-- Required action --
For this exercise, copy out each line of the material below that includes "Answer".

-- Data extracts --

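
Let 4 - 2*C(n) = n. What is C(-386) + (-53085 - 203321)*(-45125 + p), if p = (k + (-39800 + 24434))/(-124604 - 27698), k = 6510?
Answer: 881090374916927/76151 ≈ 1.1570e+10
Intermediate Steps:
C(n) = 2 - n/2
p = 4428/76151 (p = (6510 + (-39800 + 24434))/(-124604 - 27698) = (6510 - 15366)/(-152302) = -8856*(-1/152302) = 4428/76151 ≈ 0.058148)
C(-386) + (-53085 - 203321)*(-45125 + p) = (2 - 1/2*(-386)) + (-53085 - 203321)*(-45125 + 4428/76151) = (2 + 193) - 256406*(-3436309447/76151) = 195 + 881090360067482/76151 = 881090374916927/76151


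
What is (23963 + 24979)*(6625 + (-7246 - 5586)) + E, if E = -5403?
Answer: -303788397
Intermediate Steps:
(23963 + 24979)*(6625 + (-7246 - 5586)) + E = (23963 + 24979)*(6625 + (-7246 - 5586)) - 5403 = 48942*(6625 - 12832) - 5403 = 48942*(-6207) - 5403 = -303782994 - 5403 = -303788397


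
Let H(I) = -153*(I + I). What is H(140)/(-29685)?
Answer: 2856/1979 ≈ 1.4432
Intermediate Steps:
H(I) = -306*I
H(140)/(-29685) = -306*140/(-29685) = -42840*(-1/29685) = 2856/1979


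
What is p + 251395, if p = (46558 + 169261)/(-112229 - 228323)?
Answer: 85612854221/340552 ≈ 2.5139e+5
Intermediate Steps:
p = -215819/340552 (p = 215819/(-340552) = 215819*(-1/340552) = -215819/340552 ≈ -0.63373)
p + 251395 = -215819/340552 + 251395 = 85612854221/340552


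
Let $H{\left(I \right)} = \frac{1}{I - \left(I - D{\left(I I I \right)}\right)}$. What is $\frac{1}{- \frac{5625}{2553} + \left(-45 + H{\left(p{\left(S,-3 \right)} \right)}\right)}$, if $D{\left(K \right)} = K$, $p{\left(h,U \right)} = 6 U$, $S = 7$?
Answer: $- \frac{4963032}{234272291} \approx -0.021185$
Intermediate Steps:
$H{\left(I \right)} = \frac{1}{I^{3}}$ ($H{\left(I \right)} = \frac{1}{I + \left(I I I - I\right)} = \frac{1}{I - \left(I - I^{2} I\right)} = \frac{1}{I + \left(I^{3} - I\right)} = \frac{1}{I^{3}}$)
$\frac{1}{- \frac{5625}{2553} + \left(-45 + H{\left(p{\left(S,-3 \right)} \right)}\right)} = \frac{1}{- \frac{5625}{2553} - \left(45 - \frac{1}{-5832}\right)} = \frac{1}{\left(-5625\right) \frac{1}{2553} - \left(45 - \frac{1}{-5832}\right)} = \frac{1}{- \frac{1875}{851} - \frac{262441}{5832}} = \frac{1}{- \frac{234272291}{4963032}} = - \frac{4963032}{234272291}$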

...

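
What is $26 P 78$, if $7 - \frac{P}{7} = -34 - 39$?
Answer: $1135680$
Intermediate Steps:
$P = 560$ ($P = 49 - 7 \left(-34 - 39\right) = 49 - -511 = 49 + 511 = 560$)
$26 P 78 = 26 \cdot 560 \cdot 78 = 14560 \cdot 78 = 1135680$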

==

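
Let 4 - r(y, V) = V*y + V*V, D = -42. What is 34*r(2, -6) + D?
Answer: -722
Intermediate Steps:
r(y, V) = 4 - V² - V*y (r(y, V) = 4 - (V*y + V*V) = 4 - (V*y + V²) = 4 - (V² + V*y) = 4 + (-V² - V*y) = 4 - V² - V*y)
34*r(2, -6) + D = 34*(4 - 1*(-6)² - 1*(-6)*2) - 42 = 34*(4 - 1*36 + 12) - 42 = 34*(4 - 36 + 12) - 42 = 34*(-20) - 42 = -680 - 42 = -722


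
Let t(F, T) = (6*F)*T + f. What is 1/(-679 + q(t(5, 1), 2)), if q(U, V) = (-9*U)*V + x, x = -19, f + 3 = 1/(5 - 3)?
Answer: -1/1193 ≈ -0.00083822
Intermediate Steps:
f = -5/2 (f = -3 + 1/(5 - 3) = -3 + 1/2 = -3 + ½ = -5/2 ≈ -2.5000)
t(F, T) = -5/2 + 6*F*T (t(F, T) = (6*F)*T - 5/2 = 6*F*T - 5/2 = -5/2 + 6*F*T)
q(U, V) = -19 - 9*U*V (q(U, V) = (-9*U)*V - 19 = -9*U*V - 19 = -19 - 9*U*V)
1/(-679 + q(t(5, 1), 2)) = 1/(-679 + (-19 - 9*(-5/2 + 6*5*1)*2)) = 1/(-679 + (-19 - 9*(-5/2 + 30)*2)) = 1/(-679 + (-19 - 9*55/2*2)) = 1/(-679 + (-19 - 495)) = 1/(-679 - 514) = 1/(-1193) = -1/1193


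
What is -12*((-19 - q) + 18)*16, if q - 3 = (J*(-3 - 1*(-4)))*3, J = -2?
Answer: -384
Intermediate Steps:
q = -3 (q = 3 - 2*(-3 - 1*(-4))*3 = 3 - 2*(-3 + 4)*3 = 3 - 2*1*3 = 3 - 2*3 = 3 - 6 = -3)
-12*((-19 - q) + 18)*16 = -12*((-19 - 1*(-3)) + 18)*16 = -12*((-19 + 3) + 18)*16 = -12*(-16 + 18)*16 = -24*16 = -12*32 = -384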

-- Output for this task --
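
Answer: 881090374916927/76151 ≈ 1.1570e+10
Answer: -303788397
Answer: 2856/1979 ≈ 1.4432
Answer: 85612854221/340552 ≈ 2.5139e+5
Answer: $- \frac{4963032}{234272291} \approx -0.021185$
Answer: $1135680$
Answer: -722
Answer: -1/1193 ≈ -0.00083822
Answer: -384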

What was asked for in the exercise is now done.